_PROMPT_
Each record must be repeated exactly. None may be dropped.

_THE INPUT_
※ ※ ※

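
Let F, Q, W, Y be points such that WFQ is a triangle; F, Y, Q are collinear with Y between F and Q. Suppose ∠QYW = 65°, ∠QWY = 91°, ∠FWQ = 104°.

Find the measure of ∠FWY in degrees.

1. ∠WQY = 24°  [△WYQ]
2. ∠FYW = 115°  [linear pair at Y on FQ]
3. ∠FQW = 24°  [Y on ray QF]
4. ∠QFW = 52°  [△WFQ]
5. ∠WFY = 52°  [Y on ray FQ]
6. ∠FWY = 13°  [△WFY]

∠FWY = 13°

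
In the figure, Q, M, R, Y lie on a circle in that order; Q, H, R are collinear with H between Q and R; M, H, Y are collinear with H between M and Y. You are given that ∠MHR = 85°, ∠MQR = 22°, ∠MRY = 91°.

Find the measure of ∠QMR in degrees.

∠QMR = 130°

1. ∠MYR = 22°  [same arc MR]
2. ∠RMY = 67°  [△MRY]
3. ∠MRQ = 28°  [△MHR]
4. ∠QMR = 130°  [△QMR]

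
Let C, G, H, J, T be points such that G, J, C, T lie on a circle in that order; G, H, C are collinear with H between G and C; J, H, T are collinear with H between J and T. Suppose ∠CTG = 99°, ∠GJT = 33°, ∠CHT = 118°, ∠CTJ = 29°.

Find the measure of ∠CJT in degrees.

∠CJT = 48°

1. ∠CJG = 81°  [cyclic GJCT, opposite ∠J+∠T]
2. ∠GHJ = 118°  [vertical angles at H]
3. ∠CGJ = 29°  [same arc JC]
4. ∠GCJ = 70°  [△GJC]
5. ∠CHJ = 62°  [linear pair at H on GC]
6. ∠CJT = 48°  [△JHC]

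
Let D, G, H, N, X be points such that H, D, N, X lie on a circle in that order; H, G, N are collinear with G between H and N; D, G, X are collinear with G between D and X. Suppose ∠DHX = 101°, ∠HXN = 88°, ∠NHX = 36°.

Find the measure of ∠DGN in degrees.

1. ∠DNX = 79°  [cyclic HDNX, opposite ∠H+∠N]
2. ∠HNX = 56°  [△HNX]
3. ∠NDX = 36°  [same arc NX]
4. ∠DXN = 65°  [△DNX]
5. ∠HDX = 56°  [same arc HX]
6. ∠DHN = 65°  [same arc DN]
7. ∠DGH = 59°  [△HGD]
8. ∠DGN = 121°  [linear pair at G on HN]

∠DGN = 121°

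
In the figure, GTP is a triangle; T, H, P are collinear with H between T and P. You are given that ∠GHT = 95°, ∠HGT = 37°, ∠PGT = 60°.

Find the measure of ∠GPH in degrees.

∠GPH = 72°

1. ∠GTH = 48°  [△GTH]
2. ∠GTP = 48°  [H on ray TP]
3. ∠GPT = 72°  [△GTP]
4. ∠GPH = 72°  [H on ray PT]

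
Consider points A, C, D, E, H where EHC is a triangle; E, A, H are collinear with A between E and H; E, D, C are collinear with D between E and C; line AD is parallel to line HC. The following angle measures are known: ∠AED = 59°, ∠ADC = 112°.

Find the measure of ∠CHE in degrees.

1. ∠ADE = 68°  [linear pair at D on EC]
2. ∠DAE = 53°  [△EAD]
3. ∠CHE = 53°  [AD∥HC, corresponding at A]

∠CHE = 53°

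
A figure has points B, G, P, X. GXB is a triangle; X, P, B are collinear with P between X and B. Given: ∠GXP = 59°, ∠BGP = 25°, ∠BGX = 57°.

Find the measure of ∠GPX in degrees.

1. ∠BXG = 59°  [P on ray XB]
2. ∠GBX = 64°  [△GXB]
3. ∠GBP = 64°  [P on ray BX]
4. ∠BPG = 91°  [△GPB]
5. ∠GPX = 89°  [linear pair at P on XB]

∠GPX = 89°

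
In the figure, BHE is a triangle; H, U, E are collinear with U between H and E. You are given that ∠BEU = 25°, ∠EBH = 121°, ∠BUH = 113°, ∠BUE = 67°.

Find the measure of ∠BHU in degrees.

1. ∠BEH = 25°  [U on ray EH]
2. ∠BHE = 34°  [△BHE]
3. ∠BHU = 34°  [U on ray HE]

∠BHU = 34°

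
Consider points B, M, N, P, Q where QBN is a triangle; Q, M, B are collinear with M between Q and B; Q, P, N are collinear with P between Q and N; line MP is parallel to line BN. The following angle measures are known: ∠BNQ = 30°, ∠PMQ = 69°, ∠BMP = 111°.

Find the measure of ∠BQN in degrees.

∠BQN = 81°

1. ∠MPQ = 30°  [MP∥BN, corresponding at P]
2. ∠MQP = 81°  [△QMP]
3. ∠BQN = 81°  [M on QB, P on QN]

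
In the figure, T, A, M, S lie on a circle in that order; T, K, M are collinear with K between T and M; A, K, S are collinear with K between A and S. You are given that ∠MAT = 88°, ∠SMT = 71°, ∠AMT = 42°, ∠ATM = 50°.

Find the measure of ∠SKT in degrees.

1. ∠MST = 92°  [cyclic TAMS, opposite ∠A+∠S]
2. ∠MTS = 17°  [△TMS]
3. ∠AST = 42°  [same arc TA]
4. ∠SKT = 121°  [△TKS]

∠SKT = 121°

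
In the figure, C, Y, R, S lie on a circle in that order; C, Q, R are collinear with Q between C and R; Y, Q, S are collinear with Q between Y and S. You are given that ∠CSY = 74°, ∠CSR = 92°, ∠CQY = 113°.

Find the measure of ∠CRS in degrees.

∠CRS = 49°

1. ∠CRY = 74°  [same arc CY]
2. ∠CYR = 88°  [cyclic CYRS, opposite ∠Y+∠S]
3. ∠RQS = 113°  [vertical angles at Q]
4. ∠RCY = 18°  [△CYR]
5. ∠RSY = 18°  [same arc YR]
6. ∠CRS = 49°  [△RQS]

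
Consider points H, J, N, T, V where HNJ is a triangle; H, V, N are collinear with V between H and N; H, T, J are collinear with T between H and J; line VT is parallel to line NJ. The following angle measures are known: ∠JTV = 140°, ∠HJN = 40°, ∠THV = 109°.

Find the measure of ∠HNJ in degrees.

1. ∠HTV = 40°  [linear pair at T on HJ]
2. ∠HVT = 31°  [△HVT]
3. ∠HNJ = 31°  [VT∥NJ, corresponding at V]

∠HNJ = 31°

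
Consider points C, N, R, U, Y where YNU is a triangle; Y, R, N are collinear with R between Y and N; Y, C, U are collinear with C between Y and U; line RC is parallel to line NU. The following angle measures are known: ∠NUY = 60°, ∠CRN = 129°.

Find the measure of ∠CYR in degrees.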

※ ※ ※

_RESPONSE AREA_
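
Let F, Q, W, Y be points such that WFQ is a triangle; F, Y, Q are collinear with Y between F and Q. Suppose ∠QYW = 65°, ∠QWY = 91°, ∠FWQ = 104°.

Find the measure of ∠FWY in degrees.

1. ∠WQY = 24°  [△WYQ]
2. ∠FYW = 115°  [linear pair at Y on FQ]
3. ∠FQW = 24°  [Y on ray QF]
4. ∠QFW = 52°  [△WFQ]
5. ∠WFY = 52°  [Y on ray FQ]
6. ∠FWY = 13°  [△WFY]

∠FWY = 13°

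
In the figure, Q, M, R, Y lie on a circle in that order; Q, H, R are collinear with H between Q and R; M, H, Y are collinear with H between M and Y. You are given that ∠MHR = 85°, ∠MQR = 22°, ∠MRY = 91°.

Find the measure of ∠QMR in degrees.

∠QMR = 130°

1. ∠MYR = 22°  [same arc MR]
2. ∠RMY = 67°  [△MRY]
3. ∠MRQ = 28°  [△MHR]
4. ∠QMR = 130°  [△QMR]

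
Let C, G, H, J, T be points such that G, J, C, T lie on a circle in that order; G, H, C are collinear with H between G and C; J, H, T are collinear with H between J and T. Suppose ∠CTG = 99°, ∠GJT = 33°, ∠CHT = 118°, ∠CTJ = 29°.

Find the measure of ∠CJT in degrees.

∠CJT = 48°

1. ∠CJG = 81°  [cyclic GJCT, opposite ∠J+∠T]
2. ∠GHJ = 118°  [vertical angles at H]
3. ∠CGJ = 29°  [same arc JC]
4. ∠GCJ = 70°  [△GJC]
5. ∠CHJ = 62°  [linear pair at H on GC]
6. ∠CJT = 48°  [△JHC]

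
Let D, G, H, N, X be points such that H, D, N, X lie on a circle in that order; H, G, N are collinear with G between H and N; D, G, X are collinear with G between D and X. Suppose ∠DHX = 101°, ∠HXN = 88°, ∠NHX = 36°.

Find the measure of ∠DGN in degrees.

1. ∠DNX = 79°  [cyclic HDNX, opposite ∠H+∠N]
2. ∠HNX = 56°  [△HNX]
3. ∠NDX = 36°  [same arc NX]
4. ∠DXN = 65°  [△DNX]
5. ∠HDX = 56°  [same arc HX]
6. ∠DHN = 65°  [same arc DN]
7. ∠DGH = 59°  [△HGD]
8. ∠DGN = 121°  [linear pair at G on HN]

∠DGN = 121°

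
In the figure, GTP is a triangle; T, H, P are collinear with H between T and P. You are given that ∠GHT = 95°, ∠HGT = 37°, ∠PGT = 60°.

Find the measure of ∠GPH in degrees.

∠GPH = 72°

1. ∠GTH = 48°  [△GTH]
2. ∠GTP = 48°  [H on ray TP]
3. ∠GPT = 72°  [△GTP]
4. ∠GPH = 72°  [H on ray PT]

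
Consider points A, C, D, E, H where EHC is a triangle; E, A, H are collinear with A between E and H; E, D, C are collinear with D between E and C; line AD is parallel to line HC. The following angle measures are known: ∠AED = 59°, ∠ADC = 112°.

Find the measure of ∠CHE in degrees.

1. ∠ADE = 68°  [linear pair at D on EC]
2. ∠DAE = 53°  [△EAD]
3. ∠CHE = 53°  [AD∥HC, corresponding at A]

∠CHE = 53°

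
A figure has points B, G, P, X. GXB is a triangle; X, P, B are collinear with P between X and B. Given: ∠GXP = 59°, ∠BGP = 25°, ∠BGX = 57°.

Find the measure of ∠GPX in degrees.

1. ∠BXG = 59°  [P on ray XB]
2. ∠GBX = 64°  [△GXB]
3. ∠GBP = 64°  [P on ray BX]
4. ∠BPG = 91°  [△GPB]
5. ∠GPX = 89°  [linear pair at P on XB]

∠GPX = 89°

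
In the figure, BHE is a triangle; H, U, E are collinear with U between H and E. You are given that ∠BEU = 25°, ∠EBH = 121°, ∠BUH = 113°, ∠BUE = 67°.

Find the measure of ∠BHU in degrees.

1. ∠BEH = 25°  [U on ray EH]
2. ∠BHE = 34°  [△BHE]
3. ∠BHU = 34°  [U on ray HE]

∠BHU = 34°

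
Consider points B, M, N, P, Q where QBN is a triangle; Q, M, B are collinear with M between Q and B; Q, P, N are collinear with P between Q and N; line MP is parallel to line BN. The following angle measures are known: ∠BNQ = 30°, ∠PMQ = 69°, ∠BMP = 111°.

Find the measure of ∠BQN in degrees.

∠BQN = 81°

1. ∠MPQ = 30°  [MP∥BN, corresponding at P]
2. ∠MQP = 81°  [△QMP]
3. ∠BQN = 81°  [M on QB, P on QN]

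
In the figure, T, A, M, S lie on a circle in that order; T, K, M are collinear with K between T and M; A, K, S are collinear with K between A and S. You are given that ∠MAT = 88°, ∠SMT = 71°, ∠AMT = 42°, ∠ATM = 50°.

Find the measure of ∠SKT in degrees.

1. ∠MST = 92°  [cyclic TAMS, opposite ∠A+∠S]
2. ∠MTS = 17°  [△TMS]
3. ∠AST = 42°  [same arc TA]
4. ∠SKT = 121°  [△TKS]

∠SKT = 121°

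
In the figure, C, Y, R, S lie on a circle in that order; C, Q, R are collinear with Q between C and R; Y, Q, S are collinear with Q between Y and S. You are given that ∠CSY = 74°, ∠CSR = 92°, ∠CQY = 113°.

Find the measure of ∠CRS in degrees.

∠CRS = 49°

1. ∠CRY = 74°  [same arc CY]
2. ∠CYR = 88°  [cyclic CYRS, opposite ∠Y+∠S]
3. ∠RQS = 113°  [vertical angles at Q]
4. ∠RCY = 18°  [△CYR]
5. ∠RSY = 18°  [same arc YR]
6. ∠CRS = 49°  [△RQS]

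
Consider points H, J, N, T, V where HNJ is a triangle; H, V, N are collinear with V between H and N; H, T, J are collinear with T between H and J; line VT is parallel to line NJ. The following angle measures are known: ∠JTV = 140°, ∠HJN = 40°, ∠THV = 109°.

Find the measure of ∠HNJ in degrees.

1. ∠HTV = 40°  [linear pair at T on HJ]
2. ∠HVT = 31°  [△HVT]
3. ∠HNJ = 31°  [VT∥NJ, corresponding at V]

∠HNJ = 31°

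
Consider points C, N, R, U, Y where YNU is a triangle; Y, R, N are collinear with R between Y and N; Y, C, U are collinear with C between Y and U; line RC is parallel to line NU. The following angle measures are known: ∠NUY = 60°, ∠CRN = 129°.

Find the measure of ∠CYR in degrees.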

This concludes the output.